◆ What is expected: Below are the records. State how many of their lines hold the word "method", and add nothing else.
§ §
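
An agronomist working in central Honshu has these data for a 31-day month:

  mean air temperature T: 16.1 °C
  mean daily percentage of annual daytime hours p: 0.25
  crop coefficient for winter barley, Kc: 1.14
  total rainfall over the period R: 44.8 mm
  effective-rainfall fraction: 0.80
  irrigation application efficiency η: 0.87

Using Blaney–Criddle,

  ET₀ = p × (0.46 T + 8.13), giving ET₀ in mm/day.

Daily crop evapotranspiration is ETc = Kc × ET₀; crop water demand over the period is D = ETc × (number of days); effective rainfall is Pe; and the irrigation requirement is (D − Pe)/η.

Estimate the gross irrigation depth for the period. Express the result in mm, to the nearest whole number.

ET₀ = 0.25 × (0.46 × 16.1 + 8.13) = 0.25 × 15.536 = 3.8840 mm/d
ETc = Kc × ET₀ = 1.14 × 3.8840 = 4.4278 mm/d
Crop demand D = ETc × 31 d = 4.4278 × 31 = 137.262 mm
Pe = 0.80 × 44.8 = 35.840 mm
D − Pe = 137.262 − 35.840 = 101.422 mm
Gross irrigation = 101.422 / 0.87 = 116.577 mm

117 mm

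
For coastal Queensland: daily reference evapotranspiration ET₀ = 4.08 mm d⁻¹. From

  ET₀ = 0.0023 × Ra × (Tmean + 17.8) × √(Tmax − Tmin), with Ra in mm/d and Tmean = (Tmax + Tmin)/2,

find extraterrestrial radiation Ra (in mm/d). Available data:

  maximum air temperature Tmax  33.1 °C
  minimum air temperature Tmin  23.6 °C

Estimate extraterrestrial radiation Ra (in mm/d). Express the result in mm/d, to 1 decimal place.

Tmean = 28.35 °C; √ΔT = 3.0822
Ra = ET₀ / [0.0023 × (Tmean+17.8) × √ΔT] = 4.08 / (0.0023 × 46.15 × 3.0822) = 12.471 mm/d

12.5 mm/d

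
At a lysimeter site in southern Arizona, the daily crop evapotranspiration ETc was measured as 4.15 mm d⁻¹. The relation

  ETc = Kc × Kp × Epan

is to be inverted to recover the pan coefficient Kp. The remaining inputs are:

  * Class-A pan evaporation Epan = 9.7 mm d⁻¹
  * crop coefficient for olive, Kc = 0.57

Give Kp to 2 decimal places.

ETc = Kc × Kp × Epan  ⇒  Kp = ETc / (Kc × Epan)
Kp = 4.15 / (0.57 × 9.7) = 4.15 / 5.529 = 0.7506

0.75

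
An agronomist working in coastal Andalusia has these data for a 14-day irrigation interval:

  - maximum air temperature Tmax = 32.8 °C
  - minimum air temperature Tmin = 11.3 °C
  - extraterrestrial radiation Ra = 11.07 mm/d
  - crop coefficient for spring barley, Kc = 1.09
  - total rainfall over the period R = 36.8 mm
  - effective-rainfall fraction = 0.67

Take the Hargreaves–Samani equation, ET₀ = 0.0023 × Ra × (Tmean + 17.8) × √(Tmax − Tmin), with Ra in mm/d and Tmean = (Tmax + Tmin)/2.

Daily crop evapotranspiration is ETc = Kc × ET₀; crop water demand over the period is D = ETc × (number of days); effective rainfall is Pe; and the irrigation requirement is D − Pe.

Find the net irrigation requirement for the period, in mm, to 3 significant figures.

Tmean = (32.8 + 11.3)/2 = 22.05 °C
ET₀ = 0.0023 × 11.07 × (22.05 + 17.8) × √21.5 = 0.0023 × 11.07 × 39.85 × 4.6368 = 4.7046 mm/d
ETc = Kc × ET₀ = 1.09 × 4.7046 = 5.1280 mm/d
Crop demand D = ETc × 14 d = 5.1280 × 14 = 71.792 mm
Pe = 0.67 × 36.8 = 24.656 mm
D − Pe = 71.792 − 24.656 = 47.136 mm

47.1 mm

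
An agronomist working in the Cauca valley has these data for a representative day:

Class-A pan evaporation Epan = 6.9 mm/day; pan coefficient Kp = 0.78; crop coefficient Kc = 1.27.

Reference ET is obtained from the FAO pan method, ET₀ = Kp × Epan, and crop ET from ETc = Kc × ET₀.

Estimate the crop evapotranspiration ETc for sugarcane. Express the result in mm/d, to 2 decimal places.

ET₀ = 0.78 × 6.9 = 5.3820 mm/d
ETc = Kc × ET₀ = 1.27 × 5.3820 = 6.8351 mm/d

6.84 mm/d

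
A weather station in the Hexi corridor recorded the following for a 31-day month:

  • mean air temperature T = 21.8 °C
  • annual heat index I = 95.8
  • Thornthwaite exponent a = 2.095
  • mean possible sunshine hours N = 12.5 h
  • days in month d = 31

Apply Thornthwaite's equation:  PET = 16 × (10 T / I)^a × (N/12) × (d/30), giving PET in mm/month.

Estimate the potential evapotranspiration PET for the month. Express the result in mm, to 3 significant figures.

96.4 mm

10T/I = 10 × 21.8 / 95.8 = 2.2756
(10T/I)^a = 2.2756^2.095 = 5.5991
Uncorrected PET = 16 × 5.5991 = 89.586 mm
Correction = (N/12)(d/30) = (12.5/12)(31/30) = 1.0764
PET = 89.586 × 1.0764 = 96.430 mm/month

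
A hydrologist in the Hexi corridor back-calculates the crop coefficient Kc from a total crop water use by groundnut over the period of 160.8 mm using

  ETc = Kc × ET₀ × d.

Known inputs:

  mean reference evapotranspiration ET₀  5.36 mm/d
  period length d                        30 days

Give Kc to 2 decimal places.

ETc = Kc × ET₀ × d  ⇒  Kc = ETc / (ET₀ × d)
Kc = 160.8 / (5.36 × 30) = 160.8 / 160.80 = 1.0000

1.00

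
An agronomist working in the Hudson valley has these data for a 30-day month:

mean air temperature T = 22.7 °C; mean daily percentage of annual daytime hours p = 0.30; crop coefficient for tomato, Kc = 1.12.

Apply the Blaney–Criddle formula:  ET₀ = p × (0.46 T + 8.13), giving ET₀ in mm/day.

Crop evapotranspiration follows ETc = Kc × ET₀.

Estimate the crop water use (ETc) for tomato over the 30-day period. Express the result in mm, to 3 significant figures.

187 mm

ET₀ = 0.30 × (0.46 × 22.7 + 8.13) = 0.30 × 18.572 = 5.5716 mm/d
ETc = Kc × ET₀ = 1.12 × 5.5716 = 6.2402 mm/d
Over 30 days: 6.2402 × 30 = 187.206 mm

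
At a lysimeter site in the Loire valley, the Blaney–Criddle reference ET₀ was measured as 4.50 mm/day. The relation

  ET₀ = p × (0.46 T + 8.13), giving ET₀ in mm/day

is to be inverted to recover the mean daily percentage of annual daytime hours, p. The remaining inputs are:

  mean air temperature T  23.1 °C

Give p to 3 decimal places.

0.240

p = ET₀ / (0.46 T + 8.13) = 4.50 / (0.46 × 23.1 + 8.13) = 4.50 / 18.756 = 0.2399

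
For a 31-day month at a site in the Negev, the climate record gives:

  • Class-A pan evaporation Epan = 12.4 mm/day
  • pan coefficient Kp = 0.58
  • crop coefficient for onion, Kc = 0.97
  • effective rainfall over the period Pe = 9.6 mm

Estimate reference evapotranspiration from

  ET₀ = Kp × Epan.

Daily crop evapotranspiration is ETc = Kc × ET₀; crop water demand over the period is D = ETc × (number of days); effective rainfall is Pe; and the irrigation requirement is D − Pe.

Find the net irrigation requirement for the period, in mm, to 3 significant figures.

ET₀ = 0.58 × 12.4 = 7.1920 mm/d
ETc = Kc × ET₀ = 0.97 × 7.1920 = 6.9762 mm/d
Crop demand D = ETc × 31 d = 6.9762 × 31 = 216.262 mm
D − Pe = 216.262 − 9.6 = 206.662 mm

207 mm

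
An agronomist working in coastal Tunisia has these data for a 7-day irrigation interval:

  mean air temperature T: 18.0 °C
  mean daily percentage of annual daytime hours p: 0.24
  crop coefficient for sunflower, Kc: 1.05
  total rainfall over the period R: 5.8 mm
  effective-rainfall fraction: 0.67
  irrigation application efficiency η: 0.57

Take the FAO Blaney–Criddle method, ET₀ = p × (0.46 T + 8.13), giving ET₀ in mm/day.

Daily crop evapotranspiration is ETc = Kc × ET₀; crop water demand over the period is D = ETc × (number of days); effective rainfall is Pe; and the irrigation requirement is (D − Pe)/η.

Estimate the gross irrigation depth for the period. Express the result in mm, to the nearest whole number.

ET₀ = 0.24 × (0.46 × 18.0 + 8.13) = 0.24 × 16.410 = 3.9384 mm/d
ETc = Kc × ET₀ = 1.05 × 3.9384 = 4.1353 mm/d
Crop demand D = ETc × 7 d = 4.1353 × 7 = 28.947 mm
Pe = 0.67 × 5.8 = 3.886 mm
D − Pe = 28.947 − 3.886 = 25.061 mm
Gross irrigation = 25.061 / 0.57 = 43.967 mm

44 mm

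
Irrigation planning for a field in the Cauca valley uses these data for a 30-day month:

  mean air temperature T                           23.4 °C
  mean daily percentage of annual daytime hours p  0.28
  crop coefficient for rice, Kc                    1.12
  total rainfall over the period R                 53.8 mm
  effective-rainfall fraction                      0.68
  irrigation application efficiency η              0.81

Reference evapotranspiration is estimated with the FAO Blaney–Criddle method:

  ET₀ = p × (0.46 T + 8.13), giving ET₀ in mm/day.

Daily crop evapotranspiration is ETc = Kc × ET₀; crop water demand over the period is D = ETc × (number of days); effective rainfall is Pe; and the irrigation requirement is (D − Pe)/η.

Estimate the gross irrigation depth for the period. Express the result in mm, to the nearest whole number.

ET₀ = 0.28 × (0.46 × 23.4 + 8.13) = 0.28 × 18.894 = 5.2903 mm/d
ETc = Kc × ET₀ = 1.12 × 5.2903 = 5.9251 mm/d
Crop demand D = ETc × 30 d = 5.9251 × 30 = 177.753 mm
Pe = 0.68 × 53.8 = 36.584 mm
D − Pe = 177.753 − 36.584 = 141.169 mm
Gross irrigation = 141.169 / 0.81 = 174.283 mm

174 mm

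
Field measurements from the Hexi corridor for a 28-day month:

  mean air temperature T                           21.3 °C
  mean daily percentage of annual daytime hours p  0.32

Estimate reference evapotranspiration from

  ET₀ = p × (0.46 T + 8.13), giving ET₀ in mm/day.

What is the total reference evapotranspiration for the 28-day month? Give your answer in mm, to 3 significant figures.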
§ §
◆ Response area: 3